Segment Start: Supplied material

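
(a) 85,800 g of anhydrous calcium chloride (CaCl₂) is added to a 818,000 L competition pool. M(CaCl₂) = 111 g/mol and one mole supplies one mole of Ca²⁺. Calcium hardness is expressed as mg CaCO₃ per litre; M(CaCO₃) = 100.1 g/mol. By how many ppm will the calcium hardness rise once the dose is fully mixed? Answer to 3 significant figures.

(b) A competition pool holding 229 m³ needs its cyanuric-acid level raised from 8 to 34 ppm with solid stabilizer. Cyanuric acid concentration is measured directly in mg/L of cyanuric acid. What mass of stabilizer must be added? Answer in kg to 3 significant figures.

(a) Moles of Ca²⁺: 85,800 g ÷ 111 g/mol = 773 mol.
(a) As CaCO₃: 773 mol × 100.1 g/mol = 77,370 g.
(a) Rise: 77,370 g / 818,000 L × 1000 = 94.59 mg/L.

(b) Volume: 229 m³ = 229,000 L.
(b) CYA to add: (34 − 8) = 26 mg/L × 229,000 L = 5954 g cyanuric acid.

(a) 94.6 ppm; (b) 5.95 kg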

Segment End: Supplied material

# Work required
Everything from the line with "(b) A competition" through the end of the listing, both ends included, needs to be transcribed exactly, with no other lines.

# Exercise result
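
(b) A competition pool holding 229 m³ needs its cyanuric-acid level raised from 8 to 34 ppm with solid stabilizer. Cyanuric acid concentration is measured directly in mg/L of cyanuric acid. What mass of stabilizer must be added? Answer in kg to 3 significant figures.

(a) Moles of Ca²⁺: 85,800 g ÷ 111 g/mol = 773 mol.
(a) As CaCO₃: 773 mol × 100.1 g/mol = 77,370 g.
(a) Rise: 77,370 g / 818,000 L × 1000 = 94.59 mg/L.

(b) Volume: 229 m³ = 229,000 L.
(b) CYA to add: (34 − 8) = 26 mg/L × 229,000 L = 5954 g cyanuric acid.

(a) 94.6 ppm; (b) 5.95 kg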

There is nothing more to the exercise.